**What is expected**
Nothing more is wanted than an exact repeat of the data below.
-- Dataset entries follows --
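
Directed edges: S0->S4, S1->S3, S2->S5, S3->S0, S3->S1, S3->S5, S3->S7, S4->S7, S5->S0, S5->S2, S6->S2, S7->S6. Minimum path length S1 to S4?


BFS layer-by-layer from S1:
  dist 0: {S1}
  dist 1: {S3}
  dist 2: {S0, S5, S7}
  dist 3: {S2, S4, S6}
  -> S4 reached at distance 3
Shortest path length = 3

3


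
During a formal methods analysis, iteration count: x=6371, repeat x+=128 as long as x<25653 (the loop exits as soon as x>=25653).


Step 1: x goes from 6371 toward 25653 by 128; the body runs while x<25653, so iterations = ceil((bound-start)/step)
Step 2: Distance=19282
Step 3: ceil(19282/128)=151

151


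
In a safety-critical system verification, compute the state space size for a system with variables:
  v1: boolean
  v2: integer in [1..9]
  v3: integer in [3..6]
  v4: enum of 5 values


State space = product of domain sizes of all variables.
Domain sizes:
  v1 (boolean): 2
  v2 (integer in [1..9]): 9
  v3 (integer in [3..6]): 4
  v4 (enum of 5 values): 5
Product = 2 * 9 * 4 * 5 = 360

360


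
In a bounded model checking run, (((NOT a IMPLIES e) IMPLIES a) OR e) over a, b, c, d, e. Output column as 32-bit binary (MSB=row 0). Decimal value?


Formula: (((NOT a IMPLIES e) IMPLIES a) OR e) over a, b, c, d, e (32 rows)
Evaluate each row (bits = a,b,c,d,e, MSB first):
  row 0 [00000]: (((NOT 0 IMPLIES 0) IMPLIES 0) OR 0) -> 1
  row 1 [00001]: (((NOT 0 IMPLIES 1) IMPLIES 0) OR 1) -> 1
  row 2 [00010]: (((NOT 0 IMPLIES 0) IMPLIES 0) OR 0) -> 1
  row 3 [00011]: (((NOT 0 IMPLIES 1) IMPLIES 0) OR 1) -> 1
  row 4 [00100]: (((NOT 0 IMPLIES 0) IMPLIES 0) OR 0) -> 1
  row 5 [00101]: (((NOT 0 IMPLIES 1) IMPLIES 0) OR 1) -> 1
  row 6 [00110]: (((NOT 0 IMPLIES 0) IMPLIES 0) OR 0) -> 1
  row 7 [00111]: (((NOT 0 IMPLIES 1) IMPLIES 0) OR 1) -> 1
  row 8 [01000]: (((NOT 0 IMPLIES 0) IMPLIES 0) OR 0) -> 1
  row 9 [01001]: (((NOT 0 IMPLIES 1) IMPLIES 0) OR 1) -> 1
  row 10 [01010]: (((NOT 0 IMPLIES 0) IMPLIES 0) OR 0) -> 1
  row 11 [01011]: (((NOT 0 IMPLIES 1) IMPLIES 0) OR 1) -> 1
  row 12 [01100]: (((NOT 0 IMPLIES 0) IMPLIES 0) OR 0) -> 1
  row 13 [01101]: (((NOT 0 IMPLIES 1) IMPLIES 0) OR 1) -> 1
  row 14 [01110]: (((NOT 0 IMPLIES 0) IMPLIES 0) OR 0) -> 1
  row 15 [01111]: (((NOT 0 IMPLIES 1) IMPLIES 0) OR 1) -> 1
  row 16 [10000]: (((NOT 1 IMPLIES 0) IMPLIES 1) OR 0) -> 1
  row 17 [10001]: (((NOT 1 IMPLIES 1) IMPLIES 1) OR 1) -> 1
  row 18 [10010]: (((NOT 1 IMPLIES 0) IMPLIES 1) OR 0) -> 1
  row 19 [10011]: (((NOT 1 IMPLIES 1) IMPLIES 1) OR 1) -> 1
  row 20 [10100]: (((NOT 1 IMPLIES 0) IMPLIES 1) OR 0) -> 1
  row 21 [10101]: (((NOT 1 IMPLIES 1) IMPLIES 1) OR 1) -> 1
  row 22 [10110]: (((NOT 1 IMPLIES 0) IMPLIES 1) OR 0) -> 1
  row 23 [10111]: (((NOT 1 IMPLIES 1) IMPLIES 1) OR 1) -> 1
  row 24 [11000]: (((NOT 1 IMPLIES 0) IMPLIES 1) OR 0) -> 1
  row 25 [11001]: (((NOT 1 IMPLIES 1) IMPLIES 1) OR 1) -> 1
  row 26 [11010]: (((NOT 1 IMPLIES 0) IMPLIES 1) OR 0) -> 1
  row 27 [11011]: (((NOT 1 IMPLIES 1) IMPLIES 1) OR 1) -> 1
  row 28 [11100]: (((NOT 1 IMPLIES 0) IMPLIES 1) OR 0) -> 1
  row 29 [11101]: (((NOT 1 IMPLIES 1) IMPLIES 1) OR 1) -> 1
  row 30 [11110]: (((NOT 1 IMPLIES 0) IMPLIES 1) OR 0) -> 1
  row 31 [11111]: (((NOT 1 IMPLIES 1) IMPLIES 1) OR 1) -> 1
Full result column, 4 rows per line (a,b,c fixed per line; d,e runs 00..11 left to right):
  rows 0-3 [a,b,c=000]: 1111  = hex F
  rows 4-7 [a,b,c=001]: 1111  = hex F
  rows 8-11 [a,b,c=010]: 1111  = hex F
  rows 12-15 [a,b,c=011]: 1111  = hex F
  rows 16-19 [a,b,c=100]: 1111  = hex F
  rows 20-23 [a,b,c=101]: 1111  = hex F
  rows 24-27 [a,b,c=110]: 1111  = hex F
  rows 28-31 [a,b,c=111]: 1111  = hex F
Output column (row 0 .. row 31) = 11111111111111111111111111111111
Output column grouped in 4s = 1111 1111 1111 1111 1111 1111 1111 1111 = 0xFFFFFFFF
Convert to decimal digit by digit (value = value*16 + digit):
  F -> 15
  15*16 + 15 (F) = 255
  255*16 + 15 (F) = 4095
  4095*16 + 15 (F) = 65535
  65535*16 + 15 (F) = 1048575
  1048575*16 + 15 (F) = 16777215
  16777215*16 + 15 (F) = 268435455
  268435455*16 + 15 (F) = 4294967295
Decimal = 4294967295

4294967295


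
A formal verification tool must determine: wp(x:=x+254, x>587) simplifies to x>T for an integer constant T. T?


Formula: wp(x:=E, P) = P[E/x] (substitute E for x in postcondition)
Step 1: Postcondition: x>587
Step 2: Substitute x+254 for x: x+254>587
Step 3: Solve for x: x > 587-254 = 333

333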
-- Dataset entries concluded --
**Solution to this exercise**
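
Directed edges: S0->S4, S1->S3, S2->S5, S3->S0, S3->S1, S3->S5, S3->S7, S4->S7, S5->S0, S5->S2, S6->S2, S7->S6. Minimum path length S1 to S4?


BFS layer-by-layer from S1:
  dist 0: {S1}
  dist 1: {S3}
  dist 2: {S0, S5, S7}
  dist 3: {S2, S4, S6}
  -> S4 reached at distance 3
Shortest path length = 3

3


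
During a formal methods analysis, iteration count: x=6371, repeat x+=128 as long as x<25653 (the loop exits as soon as x>=25653).


Step 1: x goes from 6371 toward 25653 by 128; the body runs while x<25653, so iterations = ceil((bound-start)/step)
Step 2: Distance=19282
Step 3: ceil(19282/128)=151

151


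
In a safety-critical system verification, compute the state space size for a system with variables:
  v1: boolean
  v2: integer in [1..9]
  v3: integer in [3..6]
  v4: enum of 5 values


State space = product of domain sizes of all variables.
Domain sizes:
  v1 (boolean): 2
  v2 (integer in [1..9]): 9
  v3 (integer in [3..6]): 4
  v4 (enum of 5 values): 5
Product = 2 * 9 * 4 * 5 = 360

360


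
In a bounded model checking run, (((NOT a IMPLIES e) IMPLIES a) OR e) over a, b, c, d, e. Output column as 32-bit binary (MSB=row 0). Decimal value?


Formula: (((NOT a IMPLIES e) IMPLIES a) OR e) over a, b, c, d, e (32 rows)
Evaluate each row (bits = a,b,c,d,e, MSB first):
  row 0 [00000]: (((NOT 0 IMPLIES 0) IMPLIES 0) OR 0) -> 1
  row 1 [00001]: (((NOT 0 IMPLIES 1) IMPLIES 0) OR 1) -> 1
  row 2 [00010]: (((NOT 0 IMPLIES 0) IMPLIES 0) OR 0) -> 1
  row 3 [00011]: (((NOT 0 IMPLIES 1) IMPLIES 0) OR 1) -> 1
  row 4 [00100]: (((NOT 0 IMPLIES 0) IMPLIES 0) OR 0) -> 1
  row 5 [00101]: (((NOT 0 IMPLIES 1) IMPLIES 0) OR 1) -> 1
  row 6 [00110]: (((NOT 0 IMPLIES 0) IMPLIES 0) OR 0) -> 1
  row 7 [00111]: (((NOT 0 IMPLIES 1) IMPLIES 0) OR 1) -> 1
  row 8 [01000]: (((NOT 0 IMPLIES 0) IMPLIES 0) OR 0) -> 1
  row 9 [01001]: (((NOT 0 IMPLIES 1) IMPLIES 0) OR 1) -> 1
  row 10 [01010]: (((NOT 0 IMPLIES 0) IMPLIES 0) OR 0) -> 1
  row 11 [01011]: (((NOT 0 IMPLIES 1) IMPLIES 0) OR 1) -> 1
  row 12 [01100]: (((NOT 0 IMPLIES 0) IMPLIES 0) OR 0) -> 1
  row 13 [01101]: (((NOT 0 IMPLIES 1) IMPLIES 0) OR 1) -> 1
  row 14 [01110]: (((NOT 0 IMPLIES 0) IMPLIES 0) OR 0) -> 1
  row 15 [01111]: (((NOT 0 IMPLIES 1) IMPLIES 0) OR 1) -> 1
  row 16 [10000]: (((NOT 1 IMPLIES 0) IMPLIES 1) OR 0) -> 1
  row 17 [10001]: (((NOT 1 IMPLIES 1) IMPLIES 1) OR 1) -> 1
  row 18 [10010]: (((NOT 1 IMPLIES 0) IMPLIES 1) OR 0) -> 1
  row 19 [10011]: (((NOT 1 IMPLIES 1) IMPLIES 1) OR 1) -> 1
  row 20 [10100]: (((NOT 1 IMPLIES 0) IMPLIES 1) OR 0) -> 1
  row 21 [10101]: (((NOT 1 IMPLIES 1) IMPLIES 1) OR 1) -> 1
  row 22 [10110]: (((NOT 1 IMPLIES 0) IMPLIES 1) OR 0) -> 1
  row 23 [10111]: (((NOT 1 IMPLIES 1) IMPLIES 1) OR 1) -> 1
  row 24 [11000]: (((NOT 1 IMPLIES 0) IMPLIES 1) OR 0) -> 1
  row 25 [11001]: (((NOT 1 IMPLIES 1) IMPLIES 1) OR 1) -> 1
  row 26 [11010]: (((NOT 1 IMPLIES 0) IMPLIES 1) OR 0) -> 1
  row 27 [11011]: (((NOT 1 IMPLIES 1) IMPLIES 1) OR 1) -> 1
  row 28 [11100]: (((NOT 1 IMPLIES 0) IMPLIES 1) OR 0) -> 1
  row 29 [11101]: (((NOT 1 IMPLIES 1) IMPLIES 1) OR 1) -> 1
  row 30 [11110]: (((NOT 1 IMPLIES 0) IMPLIES 1) OR 0) -> 1
  row 31 [11111]: (((NOT 1 IMPLIES 1) IMPLIES 1) OR 1) -> 1
Full result column, 4 rows per line (a,b,c fixed per line; d,e runs 00..11 left to right):
  rows 0-3 [a,b,c=000]: 1111  = hex F
  rows 4-7 [a,b,c=001]: 1111  = hex F
  rows 8-11 [a,b,c=010]: 1111  = hex F
  rows 12-15 [a,b,c=011]: 1111  = hex F
  rows 16-19 [a,b,c=100]: 1111  = hex F
  rows 20-23 [a,b,c=101]: 1111  = hex F
  rows 24-27 [a,b,c=110]: 1111  = hex F
  rows 28-31 [a,b,c=111]: 1111  = hex F
Output column (row 0 .. row 31) = 11111111111111111111111111111111
Output column grouped in 4s = 1111 1111 1111 1111 1111 1111 1111 1111 = 0xFFFFFFFF
Convert to decimal digit by digit (value = value*16 + digit):
  F -> 15
  15*16 + 15 (F) = 255
  255*16 + 15 (F) = 4095
  4095*16 + 15 (F) = 65535
  65535*16 + 15 (F) = 1048575
  1048575*16 + 15 (F) = 16777215
  16777215*16 + 15 (F) = 268435455
  268435455*16 + 15 (F) = 4294967295
Decimal = 4294967295

4294967295


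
A formal verification tool must determine: wp(x:=x+254, x>587) simplifies to x>T for an integer constant T. T?


Formula: wp(x:=E, P) = P[E/x] (substitute E for x in postcondition)
Step 1: Postcondition: x>587
Step 2: Substitute x+254 for x: x+254>587
Step 3: Solve for x: x > 587-254 = 333

333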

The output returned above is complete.